**PROBLEM TO SOLVE**
Transcribe exactly the lines that fall between the one holding "(b) the facility's" and the one holding "(c) the operator", inclusive, from the entries below.

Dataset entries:
BEGIN

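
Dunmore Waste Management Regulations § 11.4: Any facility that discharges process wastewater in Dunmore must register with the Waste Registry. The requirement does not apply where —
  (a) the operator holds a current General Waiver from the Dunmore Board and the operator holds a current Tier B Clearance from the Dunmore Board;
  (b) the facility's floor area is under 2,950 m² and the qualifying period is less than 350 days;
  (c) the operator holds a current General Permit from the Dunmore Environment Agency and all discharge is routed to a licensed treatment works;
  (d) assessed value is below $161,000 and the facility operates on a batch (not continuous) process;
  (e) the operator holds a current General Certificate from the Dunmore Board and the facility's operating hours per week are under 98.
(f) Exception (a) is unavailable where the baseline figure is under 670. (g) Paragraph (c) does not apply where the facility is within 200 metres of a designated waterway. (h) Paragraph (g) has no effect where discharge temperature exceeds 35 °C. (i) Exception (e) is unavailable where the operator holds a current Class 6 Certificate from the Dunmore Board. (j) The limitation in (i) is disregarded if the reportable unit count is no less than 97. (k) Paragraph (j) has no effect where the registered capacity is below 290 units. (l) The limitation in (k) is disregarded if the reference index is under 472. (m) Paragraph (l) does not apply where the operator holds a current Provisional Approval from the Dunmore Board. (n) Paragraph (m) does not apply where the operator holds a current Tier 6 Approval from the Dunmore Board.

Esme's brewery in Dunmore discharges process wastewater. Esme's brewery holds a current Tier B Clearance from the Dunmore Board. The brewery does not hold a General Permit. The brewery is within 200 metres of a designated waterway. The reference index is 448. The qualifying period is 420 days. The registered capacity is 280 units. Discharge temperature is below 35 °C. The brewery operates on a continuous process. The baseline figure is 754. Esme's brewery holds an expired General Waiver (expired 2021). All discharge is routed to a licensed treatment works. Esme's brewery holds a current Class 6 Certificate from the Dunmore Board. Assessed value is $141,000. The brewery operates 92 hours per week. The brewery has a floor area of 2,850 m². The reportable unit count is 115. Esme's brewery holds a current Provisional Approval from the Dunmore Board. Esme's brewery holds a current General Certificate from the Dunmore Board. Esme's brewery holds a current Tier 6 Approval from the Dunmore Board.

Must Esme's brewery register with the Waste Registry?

No — exception (e) applies; Esme's brewery is not required to register with the Waste Registry.

Exception (a) fails — the General Waiver is not current.
Exception (b) fails — the qualifying period is 420 days, not less than 350 days.
Exception (c) fails — no General Permit is held.
Exception (d) does not apply: the facility operates on a continuous process.
Exception (e)'s conditions are all satisfied: a current General Certificate is held; the facility's operating hours per week are 92, under the 98 limit. Applying paragraphs (i)–(n): (i) would limit (e) — a current Class 6 Certificate is held — but (j) sets (i) aside: (j) operates against (i): the reportable unit count is 115, meeting the 97 threshold. (k) would limit (j) — the registered capacity is 280 units, below the 290 units limit — but (l) sets (k) aside: (l) applies — the reference index is 448, under the 472 limit. (m) applies (a current Provisional Approval is held), but is overridden by (n): (n) operates against (m): a current Tier 6 Approval is held. (e) remains available.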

END

**COMPLETED EXERCISE**
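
  (b) the facility's floor area is under 2,950 m² and the qualifying period is less than 350 days;
  (c) the operator holds a current General Permit from the Dunmore Environment Agency and all discharge is routed to a licensed treatment works;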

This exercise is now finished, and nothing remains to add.